## REQUIRED WORK:
Could you write out the opening lines of the data, word for word, stopping after the line that contains "tx457: garnet:yes flint:yes onyx:yes"?

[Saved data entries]

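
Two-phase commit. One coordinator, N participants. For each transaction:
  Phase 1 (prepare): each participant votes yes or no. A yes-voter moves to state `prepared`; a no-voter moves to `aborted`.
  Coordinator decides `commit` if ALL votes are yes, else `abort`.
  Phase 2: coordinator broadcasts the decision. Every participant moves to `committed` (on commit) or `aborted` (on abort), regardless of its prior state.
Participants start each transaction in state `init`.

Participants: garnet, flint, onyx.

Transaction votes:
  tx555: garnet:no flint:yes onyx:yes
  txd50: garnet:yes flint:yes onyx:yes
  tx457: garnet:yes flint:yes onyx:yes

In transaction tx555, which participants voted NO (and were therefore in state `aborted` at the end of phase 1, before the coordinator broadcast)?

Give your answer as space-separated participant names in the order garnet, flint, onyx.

Txn tx555 phase 1: garnet no -> aborted; flint yes -> prepared; onyx yes -> prepared

Answer: garnet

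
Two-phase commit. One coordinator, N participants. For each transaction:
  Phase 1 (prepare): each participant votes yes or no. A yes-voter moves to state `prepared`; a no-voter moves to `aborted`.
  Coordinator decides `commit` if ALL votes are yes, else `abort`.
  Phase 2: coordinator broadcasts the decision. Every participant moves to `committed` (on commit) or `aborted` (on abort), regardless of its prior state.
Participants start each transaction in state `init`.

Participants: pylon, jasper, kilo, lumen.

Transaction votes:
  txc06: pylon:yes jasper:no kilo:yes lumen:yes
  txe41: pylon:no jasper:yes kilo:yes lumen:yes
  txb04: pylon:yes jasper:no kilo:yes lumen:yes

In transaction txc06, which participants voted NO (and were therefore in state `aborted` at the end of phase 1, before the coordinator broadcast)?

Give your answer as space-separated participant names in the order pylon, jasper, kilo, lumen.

Answer: jasper

Derivation:
Txn txc06 phase 1: pylon yes -> prepared; jasper no -> aborted; kilo yes -> prepared; lumen yes -> prepared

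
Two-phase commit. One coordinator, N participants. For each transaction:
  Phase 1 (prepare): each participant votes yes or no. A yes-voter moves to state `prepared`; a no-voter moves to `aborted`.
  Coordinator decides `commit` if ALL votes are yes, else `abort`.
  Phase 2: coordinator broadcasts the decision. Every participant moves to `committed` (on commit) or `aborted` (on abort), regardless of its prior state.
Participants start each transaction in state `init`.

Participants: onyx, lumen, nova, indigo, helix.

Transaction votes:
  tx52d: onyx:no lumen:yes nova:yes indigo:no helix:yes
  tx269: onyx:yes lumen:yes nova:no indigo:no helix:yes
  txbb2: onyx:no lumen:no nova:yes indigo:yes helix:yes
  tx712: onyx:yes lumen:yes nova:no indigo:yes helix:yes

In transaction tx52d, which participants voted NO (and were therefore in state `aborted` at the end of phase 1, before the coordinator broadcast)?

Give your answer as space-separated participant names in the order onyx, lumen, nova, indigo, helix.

Txn tx52d phase 1: onyx no -> aborted; lumen yes -> prepared; nova yes -> prepared; indigo no -> aborted; helix yes -> prepared

Answer: onyx indigo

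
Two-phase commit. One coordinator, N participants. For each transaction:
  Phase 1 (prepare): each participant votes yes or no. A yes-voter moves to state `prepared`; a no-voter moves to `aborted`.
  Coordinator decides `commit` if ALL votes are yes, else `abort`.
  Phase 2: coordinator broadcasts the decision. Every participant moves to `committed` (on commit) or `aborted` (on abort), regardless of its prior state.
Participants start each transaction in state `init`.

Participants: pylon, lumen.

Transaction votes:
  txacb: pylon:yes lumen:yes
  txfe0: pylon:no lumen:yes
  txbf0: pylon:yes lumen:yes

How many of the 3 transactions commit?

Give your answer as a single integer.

txacb: all yes -> commit (commits=1)
txfe0: no from pylon -> abort (commits=1)
txbf0: all yes -> commit (commits=2)

Answer: 2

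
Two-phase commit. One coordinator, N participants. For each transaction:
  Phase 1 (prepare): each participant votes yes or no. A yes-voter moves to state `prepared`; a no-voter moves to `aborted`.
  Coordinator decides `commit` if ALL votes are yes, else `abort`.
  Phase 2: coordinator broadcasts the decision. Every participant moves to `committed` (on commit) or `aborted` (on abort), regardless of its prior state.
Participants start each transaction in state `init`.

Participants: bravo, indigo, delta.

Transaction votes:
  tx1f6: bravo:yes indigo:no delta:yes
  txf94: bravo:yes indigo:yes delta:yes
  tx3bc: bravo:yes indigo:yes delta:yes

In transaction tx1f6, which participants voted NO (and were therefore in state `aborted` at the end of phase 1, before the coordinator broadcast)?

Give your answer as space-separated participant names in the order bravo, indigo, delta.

Answer: indigo

Derivation:
Txn tx1f6 phase 1: bravo yes -> prepared; indigo no -> aborted; delta yes -> prepared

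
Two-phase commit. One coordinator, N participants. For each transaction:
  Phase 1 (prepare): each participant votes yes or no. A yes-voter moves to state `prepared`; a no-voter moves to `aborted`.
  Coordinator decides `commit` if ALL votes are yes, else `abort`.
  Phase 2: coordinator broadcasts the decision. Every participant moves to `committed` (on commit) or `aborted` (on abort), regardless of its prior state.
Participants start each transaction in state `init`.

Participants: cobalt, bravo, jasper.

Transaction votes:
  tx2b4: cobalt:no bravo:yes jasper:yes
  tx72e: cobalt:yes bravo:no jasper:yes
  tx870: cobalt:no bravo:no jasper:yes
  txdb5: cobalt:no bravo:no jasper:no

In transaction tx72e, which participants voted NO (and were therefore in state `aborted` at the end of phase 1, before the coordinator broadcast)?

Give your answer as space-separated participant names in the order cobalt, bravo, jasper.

Txn tx72e phase 1: cobalt yes -> prepared; bravo no -> aborted; jasper yes -> prepared

Answer: bravo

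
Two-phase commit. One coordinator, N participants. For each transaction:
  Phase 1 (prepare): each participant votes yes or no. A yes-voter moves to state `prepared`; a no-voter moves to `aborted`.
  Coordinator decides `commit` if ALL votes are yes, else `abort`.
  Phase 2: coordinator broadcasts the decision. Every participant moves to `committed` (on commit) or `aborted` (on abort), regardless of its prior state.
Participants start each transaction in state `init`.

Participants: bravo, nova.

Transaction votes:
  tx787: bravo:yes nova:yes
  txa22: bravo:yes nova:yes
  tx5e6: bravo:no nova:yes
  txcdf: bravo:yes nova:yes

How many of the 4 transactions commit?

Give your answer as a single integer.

Answer: 3

Derivation:
tx787: all yes -> commit (commits=1)
txa22: all yes -> commit (commits=2)
tx5e6: no from bravo -> abort (commits=2)
txcdf: all yes -> commit (commits=3)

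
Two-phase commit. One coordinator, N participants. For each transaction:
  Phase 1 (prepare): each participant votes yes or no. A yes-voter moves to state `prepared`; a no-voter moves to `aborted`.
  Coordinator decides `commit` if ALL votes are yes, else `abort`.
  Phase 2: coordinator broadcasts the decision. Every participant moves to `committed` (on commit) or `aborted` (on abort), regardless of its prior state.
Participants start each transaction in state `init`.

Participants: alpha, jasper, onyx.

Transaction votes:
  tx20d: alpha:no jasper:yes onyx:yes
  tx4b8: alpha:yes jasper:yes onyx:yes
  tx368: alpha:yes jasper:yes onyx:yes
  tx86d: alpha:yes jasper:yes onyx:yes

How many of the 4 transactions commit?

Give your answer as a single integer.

tx20d: no from alpha -> abort (commits=0)
tx4b8: all yes -> commit (commits=1)
tx368: all yes -> commit (commits=2)
tx86d: all yes -> commit (commits=3)

Answer: 3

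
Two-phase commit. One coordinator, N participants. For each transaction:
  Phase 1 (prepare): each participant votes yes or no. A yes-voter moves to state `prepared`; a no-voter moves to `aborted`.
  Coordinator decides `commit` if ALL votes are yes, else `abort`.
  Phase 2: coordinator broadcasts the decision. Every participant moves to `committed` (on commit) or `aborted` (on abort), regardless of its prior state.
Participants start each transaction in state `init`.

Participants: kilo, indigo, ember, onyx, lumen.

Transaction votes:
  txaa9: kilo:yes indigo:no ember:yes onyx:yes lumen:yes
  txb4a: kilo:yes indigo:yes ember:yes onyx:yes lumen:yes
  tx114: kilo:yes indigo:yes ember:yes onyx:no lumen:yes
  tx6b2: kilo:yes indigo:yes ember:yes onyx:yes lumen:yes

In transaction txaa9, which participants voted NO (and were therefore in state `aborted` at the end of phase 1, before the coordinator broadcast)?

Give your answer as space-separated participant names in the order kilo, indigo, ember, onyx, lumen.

Answer: indigo

Derivation:
Txn txaa9 phase 1: kilo yes -> prepared; indigo no -> aborted; ember yes -> prepared; onyx yes -> prepared; lumen yes -> prepared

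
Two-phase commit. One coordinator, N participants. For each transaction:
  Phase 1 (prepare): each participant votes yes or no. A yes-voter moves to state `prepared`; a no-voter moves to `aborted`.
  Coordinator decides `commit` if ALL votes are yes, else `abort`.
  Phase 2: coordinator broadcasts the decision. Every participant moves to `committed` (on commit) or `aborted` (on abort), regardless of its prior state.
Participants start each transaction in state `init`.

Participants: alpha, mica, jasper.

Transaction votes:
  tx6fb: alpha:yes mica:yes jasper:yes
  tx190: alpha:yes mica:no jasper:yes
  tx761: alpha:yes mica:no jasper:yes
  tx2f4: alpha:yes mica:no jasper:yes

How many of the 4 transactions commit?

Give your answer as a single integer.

Answer: 1

Derivation:
tx6fb: all yes -> commit (commits=1)
tx190: no from mica -> abort (commits=1)
tx761: no from mica -> abort (commits=1)
tx2f4: no from mica -> abort (commits=1)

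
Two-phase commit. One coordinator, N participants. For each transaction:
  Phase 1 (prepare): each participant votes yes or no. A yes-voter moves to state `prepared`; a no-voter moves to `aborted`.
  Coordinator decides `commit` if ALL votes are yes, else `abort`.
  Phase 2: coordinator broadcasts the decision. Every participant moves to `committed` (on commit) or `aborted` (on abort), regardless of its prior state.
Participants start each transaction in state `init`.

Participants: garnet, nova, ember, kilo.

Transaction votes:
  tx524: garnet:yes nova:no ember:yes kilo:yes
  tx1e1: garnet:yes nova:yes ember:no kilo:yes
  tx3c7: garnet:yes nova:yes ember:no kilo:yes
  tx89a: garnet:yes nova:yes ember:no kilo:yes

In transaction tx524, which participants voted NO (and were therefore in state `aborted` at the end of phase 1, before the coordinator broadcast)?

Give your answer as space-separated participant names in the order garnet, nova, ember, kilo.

Answer: nova

Derivation:
Txn tx524 phase 1: garnet yes -> prepared; nova no -> aborted; ember yes -> prepared; kilo yes -> prepared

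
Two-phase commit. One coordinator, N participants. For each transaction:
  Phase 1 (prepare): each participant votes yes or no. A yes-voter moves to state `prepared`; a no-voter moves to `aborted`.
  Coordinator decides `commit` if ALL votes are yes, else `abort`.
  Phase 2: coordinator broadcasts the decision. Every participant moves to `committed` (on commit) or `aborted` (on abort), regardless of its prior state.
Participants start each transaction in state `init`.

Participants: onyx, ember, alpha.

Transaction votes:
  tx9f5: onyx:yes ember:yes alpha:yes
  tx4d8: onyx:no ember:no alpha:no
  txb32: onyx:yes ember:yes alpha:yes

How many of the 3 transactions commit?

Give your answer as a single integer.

Answer: 2

Derivation:
tx9f5: all yes -> commit (commits=1)
tx4d8: no from onyx, ember, alpha -> abort (commits=1)
txb32: all yes -> commit (commits=2)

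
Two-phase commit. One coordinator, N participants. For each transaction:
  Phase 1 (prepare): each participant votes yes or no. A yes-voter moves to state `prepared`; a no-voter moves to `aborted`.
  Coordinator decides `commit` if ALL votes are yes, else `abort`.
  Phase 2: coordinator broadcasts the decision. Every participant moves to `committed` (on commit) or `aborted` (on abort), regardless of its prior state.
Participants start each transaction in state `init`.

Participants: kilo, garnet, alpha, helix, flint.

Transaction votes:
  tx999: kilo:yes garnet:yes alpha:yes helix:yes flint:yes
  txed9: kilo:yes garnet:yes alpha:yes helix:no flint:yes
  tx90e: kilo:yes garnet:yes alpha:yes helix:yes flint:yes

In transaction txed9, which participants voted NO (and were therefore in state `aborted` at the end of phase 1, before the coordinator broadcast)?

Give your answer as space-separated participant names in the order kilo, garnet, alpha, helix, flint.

Answer: helix

Derivation:
Txn txed9 phase 1: kilo yes -> prepared; garnet yes -> prepared; alpha yes -> prepared; helix no -> aborted; flint yes -> prepared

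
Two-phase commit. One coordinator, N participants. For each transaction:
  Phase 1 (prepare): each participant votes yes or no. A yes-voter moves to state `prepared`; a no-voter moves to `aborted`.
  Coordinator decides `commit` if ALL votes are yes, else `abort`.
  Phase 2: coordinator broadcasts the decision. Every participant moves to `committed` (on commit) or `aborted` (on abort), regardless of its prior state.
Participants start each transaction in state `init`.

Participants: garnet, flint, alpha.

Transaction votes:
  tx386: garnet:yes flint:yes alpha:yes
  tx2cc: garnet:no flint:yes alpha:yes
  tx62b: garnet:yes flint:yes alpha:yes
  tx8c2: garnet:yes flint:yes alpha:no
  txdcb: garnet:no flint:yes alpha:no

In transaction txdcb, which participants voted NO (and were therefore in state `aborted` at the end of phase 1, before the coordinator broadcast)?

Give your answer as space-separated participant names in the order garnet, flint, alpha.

Answer: garnet alpha

Derivation:
Txn txdcb phase 1: garnet no -> aborted; flint yes -> prepared; alpha no -> aborted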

## ANSWER TO THE PROBLEM:
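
Two-phase commit. One coordinator, N participants. For each transaction:
  Phase 1 (prepare): each participant votes yes or no. A yes-voter moves to state `prepared`; a no-voter moves to `aborted`.
  Coordinator decides `commit` if ALL votes are yes, else `abort`.
  Phase 2: coordinator broadcasts the decision. Every participant moves to `committed` (on commit) or `aborted` (on abort), regardless of its prior state.
Participants start each transaction in state `init`.

Participants: garnet, flint, onyx.

Transaction votes:
  tx555: garnet:no flint:yes onyx:yes
  txd50: garnet:yes flint:yes onyx:yes
  tx457: garnet:yes flint:yes onyx:yes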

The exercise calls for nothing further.